Data:
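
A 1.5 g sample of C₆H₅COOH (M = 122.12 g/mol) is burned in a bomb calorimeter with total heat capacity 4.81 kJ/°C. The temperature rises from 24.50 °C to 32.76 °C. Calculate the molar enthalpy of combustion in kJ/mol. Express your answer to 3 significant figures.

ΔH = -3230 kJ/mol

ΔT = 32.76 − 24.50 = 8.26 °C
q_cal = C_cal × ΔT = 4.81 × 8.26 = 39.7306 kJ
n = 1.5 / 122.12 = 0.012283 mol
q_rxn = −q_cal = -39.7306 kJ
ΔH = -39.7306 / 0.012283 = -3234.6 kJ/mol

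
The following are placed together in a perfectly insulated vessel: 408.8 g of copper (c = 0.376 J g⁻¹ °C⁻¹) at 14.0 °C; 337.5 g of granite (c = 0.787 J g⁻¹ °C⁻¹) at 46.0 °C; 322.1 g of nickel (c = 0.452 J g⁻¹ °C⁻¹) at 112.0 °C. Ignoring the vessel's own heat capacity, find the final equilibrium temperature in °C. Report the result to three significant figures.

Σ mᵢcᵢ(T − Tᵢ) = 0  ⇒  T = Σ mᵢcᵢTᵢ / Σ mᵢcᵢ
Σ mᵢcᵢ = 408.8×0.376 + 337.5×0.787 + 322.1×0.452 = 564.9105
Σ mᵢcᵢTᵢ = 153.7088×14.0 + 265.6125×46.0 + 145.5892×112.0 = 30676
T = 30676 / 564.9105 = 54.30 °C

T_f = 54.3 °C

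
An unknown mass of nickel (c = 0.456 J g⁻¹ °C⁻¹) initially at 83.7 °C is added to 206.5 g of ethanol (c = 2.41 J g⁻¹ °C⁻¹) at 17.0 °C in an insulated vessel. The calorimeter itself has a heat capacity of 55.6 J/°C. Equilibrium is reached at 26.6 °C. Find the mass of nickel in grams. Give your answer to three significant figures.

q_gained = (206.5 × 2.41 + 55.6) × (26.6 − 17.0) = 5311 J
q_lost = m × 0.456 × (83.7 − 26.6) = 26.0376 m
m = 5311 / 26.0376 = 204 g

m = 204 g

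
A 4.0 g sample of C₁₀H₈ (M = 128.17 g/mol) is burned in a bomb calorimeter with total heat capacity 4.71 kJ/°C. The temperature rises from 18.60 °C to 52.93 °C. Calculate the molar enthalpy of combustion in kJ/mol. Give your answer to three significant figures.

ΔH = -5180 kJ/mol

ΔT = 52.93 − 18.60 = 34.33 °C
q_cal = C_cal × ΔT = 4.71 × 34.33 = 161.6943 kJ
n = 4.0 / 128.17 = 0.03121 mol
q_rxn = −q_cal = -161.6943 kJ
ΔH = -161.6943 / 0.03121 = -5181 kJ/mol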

...

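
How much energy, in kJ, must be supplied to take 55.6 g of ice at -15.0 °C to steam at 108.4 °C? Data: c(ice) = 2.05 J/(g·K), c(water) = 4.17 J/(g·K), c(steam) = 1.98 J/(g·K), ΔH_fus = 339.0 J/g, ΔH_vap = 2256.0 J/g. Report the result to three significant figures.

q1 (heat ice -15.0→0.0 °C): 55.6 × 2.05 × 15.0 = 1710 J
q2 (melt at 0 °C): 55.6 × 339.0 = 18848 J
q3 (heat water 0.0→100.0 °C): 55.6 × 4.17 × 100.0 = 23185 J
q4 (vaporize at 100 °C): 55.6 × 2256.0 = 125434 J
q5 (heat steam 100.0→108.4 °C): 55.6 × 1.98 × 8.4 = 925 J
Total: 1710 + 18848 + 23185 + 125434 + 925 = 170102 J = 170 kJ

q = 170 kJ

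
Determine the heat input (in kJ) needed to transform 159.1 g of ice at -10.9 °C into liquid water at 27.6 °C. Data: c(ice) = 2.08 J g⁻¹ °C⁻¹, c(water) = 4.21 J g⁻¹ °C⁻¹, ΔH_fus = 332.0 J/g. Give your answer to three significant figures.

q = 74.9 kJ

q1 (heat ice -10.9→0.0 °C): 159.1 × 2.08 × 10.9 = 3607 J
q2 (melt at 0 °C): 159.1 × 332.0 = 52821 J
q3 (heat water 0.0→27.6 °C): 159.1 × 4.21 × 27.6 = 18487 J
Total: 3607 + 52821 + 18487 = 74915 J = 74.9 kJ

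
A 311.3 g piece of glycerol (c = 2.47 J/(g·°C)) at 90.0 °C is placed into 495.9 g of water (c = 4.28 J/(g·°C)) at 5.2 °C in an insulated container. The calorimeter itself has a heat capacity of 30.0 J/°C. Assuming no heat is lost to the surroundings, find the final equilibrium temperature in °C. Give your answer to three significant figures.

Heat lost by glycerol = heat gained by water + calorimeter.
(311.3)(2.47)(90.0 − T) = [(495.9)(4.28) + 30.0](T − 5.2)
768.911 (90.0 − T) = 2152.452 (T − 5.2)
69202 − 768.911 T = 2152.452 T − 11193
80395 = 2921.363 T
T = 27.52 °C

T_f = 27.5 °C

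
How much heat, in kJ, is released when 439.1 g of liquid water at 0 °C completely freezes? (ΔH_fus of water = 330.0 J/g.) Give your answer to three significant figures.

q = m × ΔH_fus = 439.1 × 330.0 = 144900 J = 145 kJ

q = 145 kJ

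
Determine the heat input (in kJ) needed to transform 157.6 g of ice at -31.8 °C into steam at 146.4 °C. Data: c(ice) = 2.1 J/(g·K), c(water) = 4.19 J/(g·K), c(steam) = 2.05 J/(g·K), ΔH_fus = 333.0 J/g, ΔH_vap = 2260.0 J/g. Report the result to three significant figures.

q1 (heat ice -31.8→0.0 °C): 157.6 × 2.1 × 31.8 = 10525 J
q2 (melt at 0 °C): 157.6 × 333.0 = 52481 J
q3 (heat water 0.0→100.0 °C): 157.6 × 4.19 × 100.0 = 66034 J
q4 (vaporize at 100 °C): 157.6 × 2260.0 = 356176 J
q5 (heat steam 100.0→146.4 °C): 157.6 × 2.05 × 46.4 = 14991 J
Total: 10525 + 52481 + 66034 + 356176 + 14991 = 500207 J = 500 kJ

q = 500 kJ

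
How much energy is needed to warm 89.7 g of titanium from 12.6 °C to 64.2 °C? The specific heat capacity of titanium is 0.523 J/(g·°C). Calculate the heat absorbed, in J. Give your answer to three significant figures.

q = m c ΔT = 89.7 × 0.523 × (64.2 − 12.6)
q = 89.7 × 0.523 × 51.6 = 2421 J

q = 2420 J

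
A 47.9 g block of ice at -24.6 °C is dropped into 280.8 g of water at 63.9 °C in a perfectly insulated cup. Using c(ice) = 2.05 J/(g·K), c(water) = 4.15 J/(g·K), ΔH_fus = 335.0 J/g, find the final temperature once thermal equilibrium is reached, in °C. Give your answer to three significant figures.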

...

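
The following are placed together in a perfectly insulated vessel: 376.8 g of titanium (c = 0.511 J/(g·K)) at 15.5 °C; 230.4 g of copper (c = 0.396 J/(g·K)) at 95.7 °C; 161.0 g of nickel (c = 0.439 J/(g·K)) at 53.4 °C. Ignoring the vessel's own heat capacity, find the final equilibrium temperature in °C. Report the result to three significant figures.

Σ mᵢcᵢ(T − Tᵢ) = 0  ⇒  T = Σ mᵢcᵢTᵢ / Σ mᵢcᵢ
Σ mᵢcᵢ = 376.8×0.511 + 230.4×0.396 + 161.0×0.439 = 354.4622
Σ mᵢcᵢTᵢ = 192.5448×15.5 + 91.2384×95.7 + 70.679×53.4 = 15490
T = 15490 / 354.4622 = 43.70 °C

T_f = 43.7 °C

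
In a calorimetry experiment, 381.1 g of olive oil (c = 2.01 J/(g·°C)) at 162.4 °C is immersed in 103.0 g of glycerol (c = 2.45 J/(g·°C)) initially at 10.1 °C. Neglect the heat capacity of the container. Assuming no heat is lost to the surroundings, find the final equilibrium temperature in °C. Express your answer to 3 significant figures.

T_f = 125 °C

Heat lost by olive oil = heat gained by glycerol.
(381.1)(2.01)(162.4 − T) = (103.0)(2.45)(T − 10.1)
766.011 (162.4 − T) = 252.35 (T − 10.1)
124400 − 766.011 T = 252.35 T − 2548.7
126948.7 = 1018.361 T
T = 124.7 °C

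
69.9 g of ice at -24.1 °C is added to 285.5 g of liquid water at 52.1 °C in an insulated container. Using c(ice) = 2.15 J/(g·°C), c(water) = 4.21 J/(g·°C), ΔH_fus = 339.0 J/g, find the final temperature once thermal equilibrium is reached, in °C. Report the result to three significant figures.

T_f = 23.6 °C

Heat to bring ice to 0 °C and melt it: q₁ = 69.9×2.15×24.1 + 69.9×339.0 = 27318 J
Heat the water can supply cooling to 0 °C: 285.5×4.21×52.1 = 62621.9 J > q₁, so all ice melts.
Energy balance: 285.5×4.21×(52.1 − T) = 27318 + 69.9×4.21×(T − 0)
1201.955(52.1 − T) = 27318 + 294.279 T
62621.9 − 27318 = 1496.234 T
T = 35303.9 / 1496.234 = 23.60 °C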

Work order:
Your answer must consist solely of the lines above between the line holding "How much energy is" and the line holding "A 47.9 g block", inclusive, copied exactly.

Answer below:
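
How much energy is needed to warm 89.7 g of titanium from 12.6 °C to 64.2 °C? The specific heat capacity of titanium is 0.523 J/(g·°C). Calculate the heat absorbed, in J. Give your answer to three significant figures.

q = m c ΔT = 89.7 × 0.523 × (64.2 − 12.6)
q = 89.7 × 0.523 × 51.6 = 2421 J

q = 2420 J

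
A 47.9 g block of ice at -24.6 °C is dropped into 280.8 g of water at 63.9 °C in a perfectly insulated cup. Using c(ice) = 2.05 J/(g·K), c(water) = 4.15 J/(g·K), ΔH_fus = 335.0 J/g, find the final temperature once thermal equilibrium is reached, in °C. Give your answer to three significant figures.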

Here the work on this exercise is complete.